▶ **ACTION ITEM**: Copy exactly the lines from the one containing "For lysozyme, the" through the last line of the records, both included, and nothing more.

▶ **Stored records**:
= = = = = = =

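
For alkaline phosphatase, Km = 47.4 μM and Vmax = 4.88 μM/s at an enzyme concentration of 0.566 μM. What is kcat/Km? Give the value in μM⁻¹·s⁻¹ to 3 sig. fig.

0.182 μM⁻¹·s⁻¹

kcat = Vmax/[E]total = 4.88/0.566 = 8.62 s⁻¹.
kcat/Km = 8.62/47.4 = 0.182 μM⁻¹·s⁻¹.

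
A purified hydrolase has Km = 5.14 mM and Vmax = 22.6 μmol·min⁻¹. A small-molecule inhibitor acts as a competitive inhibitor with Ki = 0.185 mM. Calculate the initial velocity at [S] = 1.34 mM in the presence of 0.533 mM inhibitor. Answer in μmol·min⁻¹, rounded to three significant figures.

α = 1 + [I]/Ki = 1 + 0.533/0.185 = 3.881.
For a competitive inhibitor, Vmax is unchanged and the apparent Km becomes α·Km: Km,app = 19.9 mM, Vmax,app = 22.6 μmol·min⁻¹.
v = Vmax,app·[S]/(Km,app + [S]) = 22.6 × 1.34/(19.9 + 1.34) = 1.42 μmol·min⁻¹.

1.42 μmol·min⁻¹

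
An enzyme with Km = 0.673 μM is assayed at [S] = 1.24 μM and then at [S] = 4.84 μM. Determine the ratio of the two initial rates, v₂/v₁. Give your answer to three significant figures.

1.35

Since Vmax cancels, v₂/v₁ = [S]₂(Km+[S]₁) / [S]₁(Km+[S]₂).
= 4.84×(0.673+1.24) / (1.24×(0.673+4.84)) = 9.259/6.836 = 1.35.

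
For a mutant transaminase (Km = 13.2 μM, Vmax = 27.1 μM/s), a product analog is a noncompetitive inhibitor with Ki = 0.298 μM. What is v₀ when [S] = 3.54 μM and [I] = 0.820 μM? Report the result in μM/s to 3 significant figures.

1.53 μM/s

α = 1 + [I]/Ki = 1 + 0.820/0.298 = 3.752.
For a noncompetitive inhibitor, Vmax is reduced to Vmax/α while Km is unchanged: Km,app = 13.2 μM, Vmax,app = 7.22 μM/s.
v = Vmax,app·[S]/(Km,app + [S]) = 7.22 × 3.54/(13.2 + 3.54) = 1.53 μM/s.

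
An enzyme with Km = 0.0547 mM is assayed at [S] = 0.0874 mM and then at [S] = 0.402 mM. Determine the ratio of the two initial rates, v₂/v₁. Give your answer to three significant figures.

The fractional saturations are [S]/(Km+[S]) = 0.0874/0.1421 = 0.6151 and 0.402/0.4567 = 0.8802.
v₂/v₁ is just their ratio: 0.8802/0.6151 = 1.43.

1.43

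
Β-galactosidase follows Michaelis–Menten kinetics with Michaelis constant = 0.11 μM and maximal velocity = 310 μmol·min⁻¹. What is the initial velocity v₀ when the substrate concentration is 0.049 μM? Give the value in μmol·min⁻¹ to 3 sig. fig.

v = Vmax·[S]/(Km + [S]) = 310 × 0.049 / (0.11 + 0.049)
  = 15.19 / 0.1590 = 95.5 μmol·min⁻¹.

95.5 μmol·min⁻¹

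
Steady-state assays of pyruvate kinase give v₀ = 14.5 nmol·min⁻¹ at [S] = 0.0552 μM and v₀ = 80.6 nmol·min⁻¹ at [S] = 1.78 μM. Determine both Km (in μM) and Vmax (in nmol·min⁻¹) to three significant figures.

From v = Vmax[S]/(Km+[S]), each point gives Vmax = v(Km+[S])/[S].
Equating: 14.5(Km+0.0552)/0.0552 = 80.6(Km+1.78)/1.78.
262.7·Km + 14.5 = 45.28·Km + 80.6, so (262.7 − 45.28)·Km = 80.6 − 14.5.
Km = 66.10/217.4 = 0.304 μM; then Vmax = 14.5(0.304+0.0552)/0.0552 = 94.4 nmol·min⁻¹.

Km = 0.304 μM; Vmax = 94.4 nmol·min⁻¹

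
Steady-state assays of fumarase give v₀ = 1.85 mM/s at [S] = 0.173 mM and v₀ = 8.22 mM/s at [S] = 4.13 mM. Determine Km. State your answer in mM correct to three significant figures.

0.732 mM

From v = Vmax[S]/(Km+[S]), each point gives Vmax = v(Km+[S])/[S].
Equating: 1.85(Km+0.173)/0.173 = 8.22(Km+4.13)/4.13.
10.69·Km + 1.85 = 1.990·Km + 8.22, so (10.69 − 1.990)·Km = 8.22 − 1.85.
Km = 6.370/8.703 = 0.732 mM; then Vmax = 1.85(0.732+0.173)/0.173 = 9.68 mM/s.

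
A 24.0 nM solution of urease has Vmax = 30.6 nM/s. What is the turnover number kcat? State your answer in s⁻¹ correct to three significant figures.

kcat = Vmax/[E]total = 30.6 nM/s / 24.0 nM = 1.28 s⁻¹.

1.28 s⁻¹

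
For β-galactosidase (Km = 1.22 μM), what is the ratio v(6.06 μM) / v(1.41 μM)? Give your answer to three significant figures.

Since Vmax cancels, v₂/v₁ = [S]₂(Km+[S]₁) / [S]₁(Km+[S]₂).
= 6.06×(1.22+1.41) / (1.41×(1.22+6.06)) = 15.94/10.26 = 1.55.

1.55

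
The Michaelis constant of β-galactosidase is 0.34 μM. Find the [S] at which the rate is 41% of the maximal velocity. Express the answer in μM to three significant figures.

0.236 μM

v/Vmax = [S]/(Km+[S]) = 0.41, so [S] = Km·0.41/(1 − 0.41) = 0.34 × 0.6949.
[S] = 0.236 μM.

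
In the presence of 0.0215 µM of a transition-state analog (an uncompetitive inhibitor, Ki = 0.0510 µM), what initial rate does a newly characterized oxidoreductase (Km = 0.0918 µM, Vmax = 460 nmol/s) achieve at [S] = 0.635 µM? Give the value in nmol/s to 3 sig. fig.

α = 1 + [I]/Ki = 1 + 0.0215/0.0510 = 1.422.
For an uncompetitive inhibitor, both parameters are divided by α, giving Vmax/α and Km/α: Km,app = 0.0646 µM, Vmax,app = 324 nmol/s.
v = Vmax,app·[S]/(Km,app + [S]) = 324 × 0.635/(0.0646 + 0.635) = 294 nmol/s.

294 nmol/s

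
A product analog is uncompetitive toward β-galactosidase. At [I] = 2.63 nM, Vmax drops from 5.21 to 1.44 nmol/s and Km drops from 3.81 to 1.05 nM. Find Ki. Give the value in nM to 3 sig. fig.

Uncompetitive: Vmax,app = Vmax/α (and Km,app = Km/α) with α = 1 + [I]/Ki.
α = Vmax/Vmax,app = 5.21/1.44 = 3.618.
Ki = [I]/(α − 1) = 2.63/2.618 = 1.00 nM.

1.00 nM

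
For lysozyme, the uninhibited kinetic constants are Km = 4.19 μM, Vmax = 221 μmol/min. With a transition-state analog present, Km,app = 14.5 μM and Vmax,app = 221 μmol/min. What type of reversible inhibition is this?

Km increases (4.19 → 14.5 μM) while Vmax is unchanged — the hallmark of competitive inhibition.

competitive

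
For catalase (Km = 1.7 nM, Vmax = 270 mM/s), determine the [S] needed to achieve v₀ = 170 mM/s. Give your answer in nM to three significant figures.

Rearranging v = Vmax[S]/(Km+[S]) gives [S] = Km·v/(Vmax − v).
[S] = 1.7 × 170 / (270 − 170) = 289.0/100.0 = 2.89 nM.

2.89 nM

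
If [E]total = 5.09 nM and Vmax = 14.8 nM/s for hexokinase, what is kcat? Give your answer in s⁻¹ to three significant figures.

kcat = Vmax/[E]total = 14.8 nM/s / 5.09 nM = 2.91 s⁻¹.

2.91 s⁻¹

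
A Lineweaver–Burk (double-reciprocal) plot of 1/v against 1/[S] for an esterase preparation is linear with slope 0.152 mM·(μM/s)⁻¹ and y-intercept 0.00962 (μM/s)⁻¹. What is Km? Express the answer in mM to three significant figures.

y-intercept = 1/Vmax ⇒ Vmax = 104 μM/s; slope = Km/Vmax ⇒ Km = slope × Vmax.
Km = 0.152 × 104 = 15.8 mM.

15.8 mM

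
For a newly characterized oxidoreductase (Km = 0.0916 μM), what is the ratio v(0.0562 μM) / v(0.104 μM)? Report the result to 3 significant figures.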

= = = = = = =

▶ **WRITTEN SOLUTION**:
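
For lysozyme, the uninhibited kinetic constants are Km = 4.19 μM, Vmax = 221 μmol/min. With a transition-state analog present, Km,app = 14.5 μM and Vmax,app = 221 μmol/min. What type of reversible inhibition is this?

Km increases (4.19 → 14.5 μM) while Vmax is unchanged — the hallmark of competitive inhibition.

competitive

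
For catalase (Km = 1.7 nM, Vmax = 270 mM/s), determine the [S] needed to achieve v₀ = 170 mM/s. Give your answer in nM to three significant figures.

Rearranging v = Vmax[S]/(Km+[S]) gives [S] = Km·v/(Vmax − v).
[S] = 1.7 × 170 / (270 − 170) = 289.0/100.0 = 2.89 nM.

2.89 nM

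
If [E]total = 5.09 nM and Vmax = 14.8 nM/s for hexokinase, what is kcat? Give your answer in s⁻¹ to three significant figures.

kcat = Vmax/[E]total = 14.8 nM/s / 5.09 nM = 2.91 s⁻¹.

2.91 s⁻¹

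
A Lineweaver–Burk (double-reciprocal) plot of 1/v against 1/[S] for an esterase preparation is linear with slope 0.152 mM·(μM/s)⁻¹ and y-intercept 0.00962 (μM/s)⁻¹. What is Km? Express the answer in mM to three significant figures.

y-intercept = 1/Vmax ⇒ Vmax = 104 μM/s; slope = Km/Vmax ⇒ Km = slope × Vmax.
Km = 0.152 × 104 = 15.8 mM.

15.8 mM

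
For a newly characterized oxidoreductase (Km = 0.0916 μM), what is the ratio v(0.0562 μM) / v(0.104 μM)? Report the result to 3 significant figures.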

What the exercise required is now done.